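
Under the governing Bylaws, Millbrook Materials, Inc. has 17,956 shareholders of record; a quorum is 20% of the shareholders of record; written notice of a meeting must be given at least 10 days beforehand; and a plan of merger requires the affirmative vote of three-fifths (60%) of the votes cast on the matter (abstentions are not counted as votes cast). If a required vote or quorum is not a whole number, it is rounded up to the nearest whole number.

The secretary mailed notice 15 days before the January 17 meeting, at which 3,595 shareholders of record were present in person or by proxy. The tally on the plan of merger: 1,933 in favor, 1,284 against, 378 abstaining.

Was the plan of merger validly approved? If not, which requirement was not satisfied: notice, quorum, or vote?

Valid — all requirements satisfied.

Notice: 15 days given; 10 required. Satisfied.
Quorum: 20% of 17,956 = 3,591.20, rounded up to 3,592; 3,595 present. Satisfied.
Vote: requires three-fifths of the votes cast (3,595 − 378 abstaining = 3,217); 3/5 of 3217 = 1930.20, rounded up to 1931, so 1,931 needed; 1,933 in favor. Satisfied.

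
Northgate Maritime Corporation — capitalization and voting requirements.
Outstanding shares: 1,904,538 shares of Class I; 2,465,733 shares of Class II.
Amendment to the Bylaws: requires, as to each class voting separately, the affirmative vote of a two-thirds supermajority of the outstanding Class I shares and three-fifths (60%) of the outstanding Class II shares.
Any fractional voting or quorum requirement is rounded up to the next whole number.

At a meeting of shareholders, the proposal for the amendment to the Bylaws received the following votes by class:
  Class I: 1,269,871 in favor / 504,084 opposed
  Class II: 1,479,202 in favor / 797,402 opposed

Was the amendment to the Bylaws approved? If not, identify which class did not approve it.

Not approved — the Class II shares did not give the required vote.

Class I: 2/3 of 1904538 = 1269692; 1,269,692 required, 1,269,871 in favor — approved.
Class II: 3/5 of 2465733 = 1479439.80, rounded up to 1479440; 1,479,440 required, 1,479,202 in favor — not approved.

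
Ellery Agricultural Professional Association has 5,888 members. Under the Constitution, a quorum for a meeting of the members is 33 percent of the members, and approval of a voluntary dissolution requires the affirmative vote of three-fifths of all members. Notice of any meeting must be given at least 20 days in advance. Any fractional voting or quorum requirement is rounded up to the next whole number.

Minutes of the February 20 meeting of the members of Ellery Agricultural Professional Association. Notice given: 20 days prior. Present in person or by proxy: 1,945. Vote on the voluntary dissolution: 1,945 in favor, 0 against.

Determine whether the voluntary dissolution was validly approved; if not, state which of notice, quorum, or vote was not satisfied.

Notice: 20 days given; 20 required. Satisfied.
Quorum: 33% of 5,888 = 1,943.04, rounded up to 1,944; 1,945 present. Satisfied.
Vote: requires three-fifths of all members (5,888); 3/5 of 5888 = 3532.80, rounded up to 3533, so 3,533 needed; 1,945 in favor. Not satisfied.

Invalid — vote requirement not satisfied.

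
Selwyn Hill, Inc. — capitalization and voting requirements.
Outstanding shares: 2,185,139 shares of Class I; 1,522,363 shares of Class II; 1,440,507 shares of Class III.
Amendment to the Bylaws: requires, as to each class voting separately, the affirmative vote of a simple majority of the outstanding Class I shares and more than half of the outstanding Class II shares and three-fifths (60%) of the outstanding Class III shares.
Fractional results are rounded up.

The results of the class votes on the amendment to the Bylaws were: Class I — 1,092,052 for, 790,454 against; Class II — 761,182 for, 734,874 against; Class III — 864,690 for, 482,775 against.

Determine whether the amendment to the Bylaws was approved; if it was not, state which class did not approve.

Class I: a majority of 2185139 is 1092570; 1,092,570 required, 1,092,052 in favor — not approved.
Class II: a majority of 1522363 is 761182; 761,182 required, 761,182 in favor — approved.
Class III: 3/5 of 1440507 = 864304.20, rounded up to 864305; 864,305 required, 864,690 in favor — approved.

Not approved — the Class I shares did not give the required vote.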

ASSIGNMENT: Set down, unchanged, only those lines above that fall between the line with "Outstanding shares: 1,904,538" and the line with "Class II: 1,479,202", the two end lines included.

SOLUTION BELOW:
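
Outstanding shares: 1,904,538 shares of Class I; 2,465,733 shares of Class II.
Amendment to the Bylaws: requires, as to each class voting separately, the affirmative vote of a two-thirds supermajority of the outstanding Class I shares and three-fifths (60%) of the outstanding Class II shares.
Any fractional voting or quorum requirement is rounded up to the next whole number.

At a meeting of shareholders, the proposal for the amendment to the Bylaws received the following votes by class:
  Class I: 1,269,871 in favor / 504,084 opposed
  Class II: 1,479,202 in favor / 797,402 opposed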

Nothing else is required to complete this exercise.